= Task =
Scan the records below. Copy every line in which the word "investor" appears.

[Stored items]
===

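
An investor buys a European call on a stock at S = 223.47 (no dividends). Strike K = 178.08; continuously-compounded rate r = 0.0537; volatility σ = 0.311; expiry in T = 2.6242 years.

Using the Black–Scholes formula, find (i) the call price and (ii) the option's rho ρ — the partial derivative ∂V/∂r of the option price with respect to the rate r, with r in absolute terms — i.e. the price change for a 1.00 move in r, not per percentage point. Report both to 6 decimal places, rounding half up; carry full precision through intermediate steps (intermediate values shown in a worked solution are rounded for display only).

price = 81.276209
ρ = 277.567453

σ√T = 0.311·√2.6242 = 0.503801
d₁ = (ln(S/K) + (r+σ²/2)T) / (σ√T) = (ln(223.47/178.08) + (0.0537+0.311²/2)·2.6242) / 0.503801 = (0.227044 + 0.267827) / 0.503801 = 0.982276
d₂ = d₁ − σ√T = 0.982276 − 0.503801 = 0.478475
e^{−rT} = e^{−0.0537·2.6242} = 0.868559
N(d₁) = 0.837018,  N(d₂) = 0.683844
Call price V = S·N(d₁) − K·e^{−rT}·N(d₂) = 187.048426 − 105.772218 = 81.276209
ρ = K·T·e^{−rT}·N(d₂) = 277.567453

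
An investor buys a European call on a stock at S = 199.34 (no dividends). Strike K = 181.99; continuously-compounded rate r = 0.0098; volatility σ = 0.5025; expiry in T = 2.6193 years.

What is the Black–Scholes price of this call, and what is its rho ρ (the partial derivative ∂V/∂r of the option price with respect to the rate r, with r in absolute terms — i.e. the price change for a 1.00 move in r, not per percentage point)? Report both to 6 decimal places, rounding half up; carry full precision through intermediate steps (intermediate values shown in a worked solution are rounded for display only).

price = 71.027422
ρ = 184.094594

σ√T = 0.5025·√2.6193 = 0.813259
d₁ = (ln(S/K) + (r+σ²/2)T) / (σ√T) = (ln(199.34/181.99) + (0.0098+0.5025²/2)·2.6193) / 0.813259 = (0.091060 + 0.356364) / 0.813259 = 0.550162
d₂ = d₁ − σ√T = 0.550162 − 0.813259 = -0.263096
e^{−rT} = e^{−0.0098·2.6193} = 0.974658
N(d₁) = 0.708896,  N(d₂) = 0.396238
Call price V = S·N(d₁) − K·e^{−rT}·N(d₂) = 141.311312 − 70.283890 = 71.027422
ρ = K·T·e^{−rT}·N(d₂) = 184.094594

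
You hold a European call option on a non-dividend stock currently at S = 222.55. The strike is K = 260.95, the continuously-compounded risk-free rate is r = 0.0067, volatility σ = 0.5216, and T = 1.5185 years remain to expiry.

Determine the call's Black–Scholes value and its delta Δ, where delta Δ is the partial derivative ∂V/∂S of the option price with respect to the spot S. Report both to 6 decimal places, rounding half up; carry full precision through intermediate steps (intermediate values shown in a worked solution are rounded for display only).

σ√T = 0.5216·√1.5185 = 0.642754
d₁ = (ln(S/K) + (r+σ²/2)T) / (σ√T) = (ln(222.55/260.95) + (0.0067+0.5216²/2)·1.5185) / 0.642754 = (-0.159177 + 0.216740) / 0.642754 = 0.089557
d₂ = d₁ − σ√T = 0.089557 − 0.642754 = -0.553197
e^{−rT} = e^{−0.0067·1.5185} = 0.989878
N(d₁) = 0.535681,  N(d₂) = 0.290064
Call price V = S·N(d₁) − K·e^{−rT}·N(d₂) = 119.215710 − 74.926102 = 44.289608
Δ = N(d₁) = 0.535681

price = 44.289608
Δ = 0.535681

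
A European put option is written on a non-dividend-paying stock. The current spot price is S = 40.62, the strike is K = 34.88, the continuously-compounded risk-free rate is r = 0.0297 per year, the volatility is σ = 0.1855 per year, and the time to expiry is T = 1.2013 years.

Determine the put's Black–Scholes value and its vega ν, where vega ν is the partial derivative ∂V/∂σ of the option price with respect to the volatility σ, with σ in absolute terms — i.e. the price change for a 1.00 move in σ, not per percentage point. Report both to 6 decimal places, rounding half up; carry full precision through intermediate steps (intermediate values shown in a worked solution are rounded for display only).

σ√T = 0.1855·√1.2013 = 0.203315
d₁ = (ln(S/K) + (r+σ²/2)T) / (σ√T) = (ln(40.62/34.88) + (0.0297+0.1855²/2)·1.2013) / 0.203315 = (0.152347 + 0.056347) / 0.203315 = 1.026456
d₂ = d₁ − σ√T = 1.026456 − 0.203315 = 0.823141
e^{−rT} = e^{−0.0297·1.2013} = 0.964950
N(−d₁) = 0.152338,  N(−d₂) = 0.205214
Put price V = K·e^{−rT}·N(−d₂) − S·N(−d₁) = 6.906978 − 6.187980 = 0.718998
φ(d₁) = (1/√(2π))·e^{−d₁²/2} = 0.235571
ν = S·φ(d₁)·√T = 10.487854

price = 0.718998
ν = 10.487854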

===

= Result of the exercise =
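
An investor buys a European call on a stock at S = 223.47 (no dividends). Strike K = 178.08; continuously-compounded rate r = 0.0537; volatility σ = 0.311; expiry in T = 2.6242 years.
An investor buys a European call on a stock at S = 199.34 (no dividends). Strike K = 181.99; continuously-compounded rate r = 0.0098; volatility σ = 0.5025; expiry in T = 2.6193 years.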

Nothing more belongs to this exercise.